Description of the task: All of the records should be given back exactly and in full.

-------- Data listing --------

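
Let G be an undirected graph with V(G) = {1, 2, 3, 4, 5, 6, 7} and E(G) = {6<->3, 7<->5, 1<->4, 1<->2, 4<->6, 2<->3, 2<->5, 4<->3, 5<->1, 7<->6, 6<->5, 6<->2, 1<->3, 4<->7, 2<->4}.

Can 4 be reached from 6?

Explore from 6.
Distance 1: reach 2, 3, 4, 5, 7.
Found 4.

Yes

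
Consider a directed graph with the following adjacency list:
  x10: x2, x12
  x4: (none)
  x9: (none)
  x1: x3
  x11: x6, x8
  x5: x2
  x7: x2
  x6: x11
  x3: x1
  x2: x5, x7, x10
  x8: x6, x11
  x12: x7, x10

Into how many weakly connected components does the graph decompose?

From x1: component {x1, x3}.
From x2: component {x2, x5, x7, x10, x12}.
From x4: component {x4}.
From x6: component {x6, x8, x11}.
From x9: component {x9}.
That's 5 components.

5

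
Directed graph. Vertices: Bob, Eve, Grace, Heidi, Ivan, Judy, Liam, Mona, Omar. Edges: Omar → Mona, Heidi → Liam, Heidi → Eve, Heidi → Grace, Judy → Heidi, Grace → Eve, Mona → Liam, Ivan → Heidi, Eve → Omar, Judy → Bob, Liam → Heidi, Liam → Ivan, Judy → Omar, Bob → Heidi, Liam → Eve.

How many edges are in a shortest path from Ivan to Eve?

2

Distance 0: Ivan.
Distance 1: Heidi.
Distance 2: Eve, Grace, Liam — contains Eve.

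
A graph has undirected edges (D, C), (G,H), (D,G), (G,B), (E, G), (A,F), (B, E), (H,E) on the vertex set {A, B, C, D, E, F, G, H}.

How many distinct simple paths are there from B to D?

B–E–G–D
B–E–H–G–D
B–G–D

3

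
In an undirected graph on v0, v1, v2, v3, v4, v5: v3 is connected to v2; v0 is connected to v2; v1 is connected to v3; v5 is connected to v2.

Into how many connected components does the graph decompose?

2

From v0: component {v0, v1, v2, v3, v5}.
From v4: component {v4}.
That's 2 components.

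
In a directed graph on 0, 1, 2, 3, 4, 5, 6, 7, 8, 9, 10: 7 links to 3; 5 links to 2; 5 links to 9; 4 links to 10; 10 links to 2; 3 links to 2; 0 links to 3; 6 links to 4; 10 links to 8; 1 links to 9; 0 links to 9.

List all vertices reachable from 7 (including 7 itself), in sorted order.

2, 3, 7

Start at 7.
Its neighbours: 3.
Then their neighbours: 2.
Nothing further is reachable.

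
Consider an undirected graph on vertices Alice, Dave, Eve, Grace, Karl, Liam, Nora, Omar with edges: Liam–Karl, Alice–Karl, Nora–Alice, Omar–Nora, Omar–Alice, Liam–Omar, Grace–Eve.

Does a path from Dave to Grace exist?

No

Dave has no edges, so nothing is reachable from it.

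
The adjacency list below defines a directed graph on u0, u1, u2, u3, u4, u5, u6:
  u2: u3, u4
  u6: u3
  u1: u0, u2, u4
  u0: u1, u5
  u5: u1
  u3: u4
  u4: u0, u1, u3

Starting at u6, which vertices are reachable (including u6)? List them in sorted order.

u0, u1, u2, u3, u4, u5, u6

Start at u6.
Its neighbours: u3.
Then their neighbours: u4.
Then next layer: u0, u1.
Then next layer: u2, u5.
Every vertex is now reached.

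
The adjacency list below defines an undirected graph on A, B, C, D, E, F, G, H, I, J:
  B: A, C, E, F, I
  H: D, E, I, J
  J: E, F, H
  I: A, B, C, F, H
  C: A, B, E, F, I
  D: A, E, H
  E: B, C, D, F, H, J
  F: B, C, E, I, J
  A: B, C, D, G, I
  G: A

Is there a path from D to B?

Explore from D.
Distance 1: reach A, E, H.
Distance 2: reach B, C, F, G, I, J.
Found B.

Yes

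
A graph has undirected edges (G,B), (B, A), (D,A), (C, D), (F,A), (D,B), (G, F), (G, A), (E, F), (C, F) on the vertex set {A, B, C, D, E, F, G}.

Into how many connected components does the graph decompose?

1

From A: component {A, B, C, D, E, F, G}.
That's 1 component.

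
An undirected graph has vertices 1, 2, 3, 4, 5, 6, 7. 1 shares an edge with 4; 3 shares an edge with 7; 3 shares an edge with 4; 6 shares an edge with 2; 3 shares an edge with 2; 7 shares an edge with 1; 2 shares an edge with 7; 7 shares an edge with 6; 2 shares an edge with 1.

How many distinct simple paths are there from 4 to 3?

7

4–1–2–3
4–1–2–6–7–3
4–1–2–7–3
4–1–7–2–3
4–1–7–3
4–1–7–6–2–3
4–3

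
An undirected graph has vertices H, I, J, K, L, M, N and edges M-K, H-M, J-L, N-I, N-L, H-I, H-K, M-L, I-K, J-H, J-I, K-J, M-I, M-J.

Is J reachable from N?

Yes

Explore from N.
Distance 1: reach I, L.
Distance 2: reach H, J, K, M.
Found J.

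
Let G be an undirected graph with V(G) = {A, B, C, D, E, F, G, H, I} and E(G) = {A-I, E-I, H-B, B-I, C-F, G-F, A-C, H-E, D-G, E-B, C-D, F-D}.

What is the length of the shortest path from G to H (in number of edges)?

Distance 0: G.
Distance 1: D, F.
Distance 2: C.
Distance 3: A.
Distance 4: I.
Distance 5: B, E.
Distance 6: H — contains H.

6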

--------

Task solution:
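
Let G be an undirected graph with V(G) = {1, 2, 3, 4, 5, 6, 7} and E(G) = {6<->3, 7<->5, 1<->4, 1<->2, 4<->6, 2<->3, 2<->5, 4<->3, 5<->1, 7<->6, 6<->5, 6<->2, 1<->3, 4<->7, 2<->4}.

Can 4 be reached from 6?

Explore from 6.
Distance 1: reach 2, 3, 4, 5, 7.
Found 4.

Yes

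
Consider a directed graph with the following adjacency list:
  x10: x2, x12
  x4: (none)
  x9: (none)
  x1: x3
  x11: x6, x8
  x5: x2
  x7: x2
  x6: x11
  x3: x1
  x2: x5, x7, x10
  x8: x6, x11
  x12: x7, x10

Into how many weakly connected components does the graph decompose?

From x1: component {x1, x3}.
From x2: component {x2, x5, x7, x10, x12}.
From x4: component {x4}.
From x6: component {x6, x8, x11}.
From x9: component {x9}.
That's 5 components.

5

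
Directed graph. Vertices: Bob, Eve, Grace, Heidi, Ivan, Judy, Liam, Mona, Omar. Edges: Omar → Mona, Heidi → Liam, Heidi → Eve, Heidi → Grace, Judy → Heidi, Grace → Eve, Mona → Liam, Ivan → Heidi, Eve → Omar, Judy → Bob, Liam → Heidi, Liam → Ivan, Judy → Omar, Bob → Heidi, Liam → Eve.

How many edges are in a shortest path from Ivan to Eve?

2

Distance 0: Ivan.
Distance 1: Heidi.
Distance 2: Eve, Grace, Liam — contains Eve.

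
A graph has undirected edges (D, C), (G,H), (D,G), (G,B), (E, G), (A,F), (B, E), (H,E) on the vertex set {A, B, C, D, E, F, G, H}.

How many distinct simple paths are there from B to D?

B–E–G–D
B–E–H–G–D
B–G–D

3

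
In an undirected graph on v0, v1, v2, v3, v4, v5: v3 is connected to v2; v0 is connected to v2; v1 is connected to v3; v5 is connected to v2.

Into how many connected components does the graph decompose?

2

From v0: component {v0, v1, v2, v3, v5}.
From v4: component {v4}.
That's 2 components.

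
In a directed graph on 0, 1, 2, 3, 4, 5, 6, 7, 8, 9, 10: 7 links to 3; 5 links to 2; 5 links to 9; 4 links to 10; 10 links to 2; 3 links to 2; 0 links to 3; 6 links to 4; 10 links to 8; 1 links to 9; 0 links to 9.

List all vertices reachable from 7 (including 7 itself), in sorted order.

2, 3, 7

Start at 7.
Its neighbours: 3.
Then their neighbours: 2.
Nothing further is reachable.

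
Consider an undirected graph on vertices Alice, Dave, Eve, Grace, Karl, Liam, Nora, Omar with edges: Liam–Karl, Alice–Karl, Nora–Alice, Omar–Nora, Omar–Alice, Liam–Omar, Grace–Eve.

Does a path from Dave to Grace exist?

No

Dave has no edges, so nothing is reachable from it.

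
The adjacency list below defines a directed graph on u0, u1, u2, u3, u4, u5, u6:
  u2: u3, u4
  u6: u3
  u1: u0, u2, u4
  u0: u1, u5
  u5: u1
  u3: u4
  u4: u0, u1, u3

Starting at u6, which vertices are reachable (including u6)? List them in sorted order.

u0, u1, u2, u3, u4, u5, u6

Start at u6.
Its neighbours: u3.
Then their neighbours: u4.
Then next layer: u0, u1.
Then next layer: u2, u5.
Every vertex is now reached.

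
The adjacency list below defines an undirected graph on A, B, C, D, E, F, G, H, I, J:
  B: A, C, E, F, I
  H: D, E, I, J
  J: E, F, H
  I: A, B, C, F, H
  C: A, B, E, F, I
  D: A, E, H
  E: B, C, D, F, H, J
  F: B, C, E, I, J
  A: B, C, D, G, I
  G: A

Is there a path from D to B?

Explore from D.
Distance 1: reach A, E, H.
Distance 2: reach B, C, F, G, I, J.
Found B.

Yes

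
A graph has undirected edges (G,B), (B, A), (D,A), (C, D), (F,A), (D,B), (G, F), (G, A), (E, F), (C, F) on the vertex set {A, B, C, D, E, F, G}.

Into how many connected components does the graph decompose?

1

From A: component {A, B, C, D, E, F, G}.
That's 1 component.

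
An undirected graph has vertices 1, 2, 3, 4, 5, 6, 7. 1 shares an edge with 4; 3 shares an edge with 7; 3 shares an edge with 4; 6 shares an edge with 2; 3 shares an edge with 2; 7 shares an edge with 1; 2 shares an edge with 7; 7 shares an edge with 6; 2 shares an edge with 1.

How many distinct simple paths are there from 4 to 3?

7

4–1–2–3
4–1–2–6–7–3
4–1–2–7–3
4–1–7–2–3
4–1–7–3
4–1–7–6–2–3
4–3

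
An undirected graph has vertices H, I, J, K, L, M, N and edges M-K, H-M, J-L, N-I, N-L, H-I, H-K, M-L, I-K, J-H, J-I, K-J, M-I, M-J.

Is J reachable from N?

Yes

Explore from N.
Distance 1: reach I, L.
Distance 2: reach H, J, K, M.
Found J.

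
Let G be an undirected graph with V(G) = {A, B, C, D, E, F, G, H, I} and E(G) = {A-I, E-I, H-B, B-I, C-F, G-F, A-C, H-E, D-G, E-B, C-D, F-D}.

What is the length of the shortest path from G to H (in number of edges)?

Distance 0: G.
Distance 1: D, F.
Distance 2: C.
Distance 3: A.
Distance 4: I.
Distance 5: B, E.
Distance 6: H — contains H.

6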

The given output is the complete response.